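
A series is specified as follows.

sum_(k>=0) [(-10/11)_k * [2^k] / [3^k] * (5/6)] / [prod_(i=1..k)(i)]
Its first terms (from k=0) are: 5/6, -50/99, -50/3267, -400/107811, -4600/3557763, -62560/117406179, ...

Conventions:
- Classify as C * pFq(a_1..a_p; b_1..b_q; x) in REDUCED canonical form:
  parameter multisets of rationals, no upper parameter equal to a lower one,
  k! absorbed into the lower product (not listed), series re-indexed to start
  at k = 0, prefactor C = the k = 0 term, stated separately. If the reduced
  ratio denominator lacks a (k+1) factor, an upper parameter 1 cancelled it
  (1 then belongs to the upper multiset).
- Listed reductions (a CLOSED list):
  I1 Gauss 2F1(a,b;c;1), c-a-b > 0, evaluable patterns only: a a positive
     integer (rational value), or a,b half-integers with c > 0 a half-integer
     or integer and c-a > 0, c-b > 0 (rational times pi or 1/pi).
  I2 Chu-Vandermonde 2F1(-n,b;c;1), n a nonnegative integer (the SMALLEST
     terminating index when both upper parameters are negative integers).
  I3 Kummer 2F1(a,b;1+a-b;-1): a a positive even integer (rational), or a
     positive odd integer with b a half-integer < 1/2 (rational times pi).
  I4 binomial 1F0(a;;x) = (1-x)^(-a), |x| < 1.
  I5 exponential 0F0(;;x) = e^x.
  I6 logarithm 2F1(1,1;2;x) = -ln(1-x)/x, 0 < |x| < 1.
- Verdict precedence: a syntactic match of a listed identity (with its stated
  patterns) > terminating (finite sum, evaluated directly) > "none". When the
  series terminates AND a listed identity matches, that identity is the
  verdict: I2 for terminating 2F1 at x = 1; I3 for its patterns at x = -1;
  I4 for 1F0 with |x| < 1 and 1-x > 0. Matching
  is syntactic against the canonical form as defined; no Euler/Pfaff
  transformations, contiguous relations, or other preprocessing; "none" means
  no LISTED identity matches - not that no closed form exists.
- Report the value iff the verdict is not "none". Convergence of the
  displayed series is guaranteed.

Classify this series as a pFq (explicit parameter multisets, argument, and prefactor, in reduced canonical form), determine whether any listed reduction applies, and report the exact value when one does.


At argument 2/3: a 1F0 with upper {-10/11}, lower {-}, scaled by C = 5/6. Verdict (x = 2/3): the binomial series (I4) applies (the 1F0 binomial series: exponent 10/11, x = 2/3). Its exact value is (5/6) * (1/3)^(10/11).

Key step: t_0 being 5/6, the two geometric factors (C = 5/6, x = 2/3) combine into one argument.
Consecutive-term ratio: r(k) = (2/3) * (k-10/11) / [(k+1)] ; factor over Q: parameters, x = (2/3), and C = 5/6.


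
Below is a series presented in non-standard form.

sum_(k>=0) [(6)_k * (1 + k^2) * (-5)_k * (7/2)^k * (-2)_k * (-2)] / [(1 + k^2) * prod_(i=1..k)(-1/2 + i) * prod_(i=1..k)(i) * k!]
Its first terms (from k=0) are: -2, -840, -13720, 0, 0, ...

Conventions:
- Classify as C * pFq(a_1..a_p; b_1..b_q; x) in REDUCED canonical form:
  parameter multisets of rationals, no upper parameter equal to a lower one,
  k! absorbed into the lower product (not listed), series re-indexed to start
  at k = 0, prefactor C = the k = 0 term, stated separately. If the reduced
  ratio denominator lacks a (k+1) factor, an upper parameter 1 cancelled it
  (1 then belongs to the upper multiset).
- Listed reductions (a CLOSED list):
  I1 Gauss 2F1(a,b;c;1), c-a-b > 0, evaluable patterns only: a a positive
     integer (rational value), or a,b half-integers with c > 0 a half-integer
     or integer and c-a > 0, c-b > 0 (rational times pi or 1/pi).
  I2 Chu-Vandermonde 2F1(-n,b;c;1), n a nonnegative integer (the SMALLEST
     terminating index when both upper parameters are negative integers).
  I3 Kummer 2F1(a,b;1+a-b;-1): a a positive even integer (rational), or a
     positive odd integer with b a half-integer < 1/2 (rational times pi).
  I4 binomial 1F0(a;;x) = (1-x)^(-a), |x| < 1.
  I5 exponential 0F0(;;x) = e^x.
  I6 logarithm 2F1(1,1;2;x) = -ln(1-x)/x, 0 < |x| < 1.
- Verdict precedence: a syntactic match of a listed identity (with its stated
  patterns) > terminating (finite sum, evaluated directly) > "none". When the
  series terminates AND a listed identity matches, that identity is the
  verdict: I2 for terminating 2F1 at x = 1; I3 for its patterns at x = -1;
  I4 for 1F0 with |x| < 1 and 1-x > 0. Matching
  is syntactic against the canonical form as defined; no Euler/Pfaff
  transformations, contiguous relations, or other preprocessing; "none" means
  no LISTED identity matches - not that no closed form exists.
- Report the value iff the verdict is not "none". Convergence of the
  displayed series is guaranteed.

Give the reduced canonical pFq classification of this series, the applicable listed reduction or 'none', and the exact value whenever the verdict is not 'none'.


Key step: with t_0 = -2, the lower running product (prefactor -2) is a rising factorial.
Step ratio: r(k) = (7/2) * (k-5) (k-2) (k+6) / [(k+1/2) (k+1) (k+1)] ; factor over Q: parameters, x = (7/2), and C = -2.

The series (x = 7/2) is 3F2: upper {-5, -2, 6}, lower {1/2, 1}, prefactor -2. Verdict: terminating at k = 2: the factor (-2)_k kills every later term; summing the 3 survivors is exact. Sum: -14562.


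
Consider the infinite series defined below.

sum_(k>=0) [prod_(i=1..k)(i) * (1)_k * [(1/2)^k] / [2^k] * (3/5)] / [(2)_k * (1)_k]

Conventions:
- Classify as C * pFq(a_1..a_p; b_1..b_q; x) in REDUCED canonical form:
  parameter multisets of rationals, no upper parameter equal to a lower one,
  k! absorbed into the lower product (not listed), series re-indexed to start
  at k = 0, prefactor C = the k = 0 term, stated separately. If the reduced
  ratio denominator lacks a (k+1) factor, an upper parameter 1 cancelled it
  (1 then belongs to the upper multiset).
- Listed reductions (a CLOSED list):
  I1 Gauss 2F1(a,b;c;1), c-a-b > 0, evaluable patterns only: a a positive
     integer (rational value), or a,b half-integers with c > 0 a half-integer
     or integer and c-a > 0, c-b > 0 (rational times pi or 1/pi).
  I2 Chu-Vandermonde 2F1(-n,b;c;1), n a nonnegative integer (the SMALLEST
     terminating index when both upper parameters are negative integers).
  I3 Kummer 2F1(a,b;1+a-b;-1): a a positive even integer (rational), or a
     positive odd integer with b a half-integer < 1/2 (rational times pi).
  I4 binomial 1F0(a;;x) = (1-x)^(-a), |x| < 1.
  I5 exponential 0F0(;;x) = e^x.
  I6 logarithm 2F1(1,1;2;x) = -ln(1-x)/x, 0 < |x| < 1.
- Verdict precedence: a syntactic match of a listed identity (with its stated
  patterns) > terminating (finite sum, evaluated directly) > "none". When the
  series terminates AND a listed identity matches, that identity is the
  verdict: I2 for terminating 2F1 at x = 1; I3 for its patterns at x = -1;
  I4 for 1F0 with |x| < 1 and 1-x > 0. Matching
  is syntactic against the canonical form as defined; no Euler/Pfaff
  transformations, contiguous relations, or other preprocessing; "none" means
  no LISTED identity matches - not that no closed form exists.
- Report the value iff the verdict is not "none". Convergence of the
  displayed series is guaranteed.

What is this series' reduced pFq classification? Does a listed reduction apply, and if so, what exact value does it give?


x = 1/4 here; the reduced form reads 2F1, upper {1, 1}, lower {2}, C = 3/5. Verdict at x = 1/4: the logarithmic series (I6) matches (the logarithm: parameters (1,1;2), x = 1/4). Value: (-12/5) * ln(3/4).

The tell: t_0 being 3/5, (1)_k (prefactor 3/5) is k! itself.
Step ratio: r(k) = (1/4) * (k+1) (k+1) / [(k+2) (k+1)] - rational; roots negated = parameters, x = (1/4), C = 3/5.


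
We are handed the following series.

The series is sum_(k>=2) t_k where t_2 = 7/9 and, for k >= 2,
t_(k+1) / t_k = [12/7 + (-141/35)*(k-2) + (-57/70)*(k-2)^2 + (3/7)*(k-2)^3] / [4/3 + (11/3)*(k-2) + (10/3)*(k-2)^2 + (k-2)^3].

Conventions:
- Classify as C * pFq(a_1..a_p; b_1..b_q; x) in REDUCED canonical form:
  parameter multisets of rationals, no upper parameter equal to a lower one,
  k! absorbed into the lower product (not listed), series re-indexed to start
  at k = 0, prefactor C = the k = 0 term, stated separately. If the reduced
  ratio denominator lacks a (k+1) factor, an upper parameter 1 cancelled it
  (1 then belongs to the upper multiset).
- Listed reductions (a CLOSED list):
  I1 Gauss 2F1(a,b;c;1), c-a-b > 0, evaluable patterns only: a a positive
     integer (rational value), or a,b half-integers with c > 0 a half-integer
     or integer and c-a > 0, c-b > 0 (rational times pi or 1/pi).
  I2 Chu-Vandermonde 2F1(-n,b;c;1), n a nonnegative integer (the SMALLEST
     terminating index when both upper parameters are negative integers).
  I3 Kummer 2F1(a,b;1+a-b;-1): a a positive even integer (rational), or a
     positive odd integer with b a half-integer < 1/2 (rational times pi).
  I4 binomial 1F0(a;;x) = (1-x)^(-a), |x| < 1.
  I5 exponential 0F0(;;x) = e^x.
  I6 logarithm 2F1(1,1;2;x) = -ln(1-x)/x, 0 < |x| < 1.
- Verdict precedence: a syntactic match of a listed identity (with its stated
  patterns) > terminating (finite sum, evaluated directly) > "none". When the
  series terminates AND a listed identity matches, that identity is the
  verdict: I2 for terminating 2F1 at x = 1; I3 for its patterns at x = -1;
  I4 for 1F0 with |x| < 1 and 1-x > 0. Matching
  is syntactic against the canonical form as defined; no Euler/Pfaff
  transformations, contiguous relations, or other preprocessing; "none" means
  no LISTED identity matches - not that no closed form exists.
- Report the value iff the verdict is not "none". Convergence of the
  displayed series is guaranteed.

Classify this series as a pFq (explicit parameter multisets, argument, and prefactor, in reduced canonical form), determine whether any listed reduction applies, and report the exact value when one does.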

☆ ☆ ☆

Work through the entries above and report the number of lines that include "terms", with nothing else.

◆ **Response for this exercise**: 2